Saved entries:

- Opening Delimiter -

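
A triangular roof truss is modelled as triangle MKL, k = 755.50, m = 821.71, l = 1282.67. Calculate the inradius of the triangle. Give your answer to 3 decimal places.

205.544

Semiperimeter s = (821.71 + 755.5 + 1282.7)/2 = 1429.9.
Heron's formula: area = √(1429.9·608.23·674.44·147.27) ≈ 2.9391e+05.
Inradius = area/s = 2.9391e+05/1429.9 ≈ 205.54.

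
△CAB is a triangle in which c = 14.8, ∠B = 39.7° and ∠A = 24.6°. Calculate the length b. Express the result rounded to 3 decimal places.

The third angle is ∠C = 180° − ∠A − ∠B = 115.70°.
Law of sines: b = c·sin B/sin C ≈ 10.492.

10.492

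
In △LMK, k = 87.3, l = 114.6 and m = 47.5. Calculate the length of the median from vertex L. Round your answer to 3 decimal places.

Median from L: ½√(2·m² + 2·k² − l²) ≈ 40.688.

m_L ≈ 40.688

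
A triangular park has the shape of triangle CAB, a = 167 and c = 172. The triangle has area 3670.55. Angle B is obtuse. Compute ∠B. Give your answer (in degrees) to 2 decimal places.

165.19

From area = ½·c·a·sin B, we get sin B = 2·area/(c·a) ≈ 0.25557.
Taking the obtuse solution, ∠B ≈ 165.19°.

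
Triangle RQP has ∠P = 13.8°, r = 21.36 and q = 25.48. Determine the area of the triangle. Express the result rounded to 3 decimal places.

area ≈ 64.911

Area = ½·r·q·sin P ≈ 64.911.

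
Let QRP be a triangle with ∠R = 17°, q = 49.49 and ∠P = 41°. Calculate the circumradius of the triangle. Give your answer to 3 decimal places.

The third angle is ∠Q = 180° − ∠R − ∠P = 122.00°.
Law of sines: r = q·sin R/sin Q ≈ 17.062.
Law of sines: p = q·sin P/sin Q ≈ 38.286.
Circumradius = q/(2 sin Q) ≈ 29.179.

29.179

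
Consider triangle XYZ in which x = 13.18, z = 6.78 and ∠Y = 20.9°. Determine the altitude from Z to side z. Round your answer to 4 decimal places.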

- Closing Delimiter -

● The task: Give back all the data exactly as it was written.

● Exercise response:
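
A triangular roof truss is modelled as triangle MKL, k = 755.50, m = 821.71, l = 1282.67. Calculate the inradius of the triangle. Give your answer to 3 decimal places.

205.544

Semiperimeter s = (821.71 + 755.5 + 1282.7)/2 = 1429.9.
Heron's formula: area = √(1429.9·608.23·674.44·147.27) ≈ 2.9391e+05.
Inradius = area/s = 2.9391e+05/1429.9 ≈ 205.54.

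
△CAB is a triangle in which c = 14.8, ∠B = 39.7° and ∠A = 24.6°. Calculate the length b. Express the result rounded to 3 decimal places.

The third angle is ∠C = 180° − ∠A − ∠B = 115.70°.
Law of sines: b = c·sin B/sin C ≈ 10.492.

10.492

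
In △LMK, k = 87.3, l = 114.6 and m = 47.5. Calculate the length of the median from vertex L. Round your answer to 3 decimal places.

Median from L: ½√(2·m² + 2·k² − l²) ≈ 40.688.

m_L ≈ 40.688

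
A triangular park has the shape of triangle CAB, a = 167 and c = 172. The triangle has area 3670.55. Angle B is obtuse. Compute ∠B. Give your answer (in degrees) to 2 decimal places.

165.19

From area = ½·c·a·sin B, we get sin B = 2·area/(c·a) ≈ 0.25557.
Taking the obtuse solution, ∠B ≈ 165.19°.

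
Triangle RQP has ∠P = 13.8°, r = 21.36 and q = 25.48. Determine the area of the triangle. Express the result rounded to 3 decimal places.

area ≈ 64.911

Area = ½·r·q·sin P ≈ 64.911.

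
Let QRP be a triangle with ∠R = 17°, q = 49.49 and ∠P = 41°. Calculate the circumradius of the triangle. Give your answer to 3 decimal places.

The third angle is ∠Q = 180° − ∠R − ∠P = 122.00°.
Law of sines: r = q·sin R/sin Q ≈ 17.062.
Law of sines: p = q·sin P/sin Q ≈ 38.286.
Circumradius = q/(2 sin Q) ≈ 29.179.

29.179

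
Consider triangle XYZ in which x = 13.18, z = 6.78 and ∠Y = 20.9°. Determine the altitude from Z to side z. Round your answer to 4 decimal places.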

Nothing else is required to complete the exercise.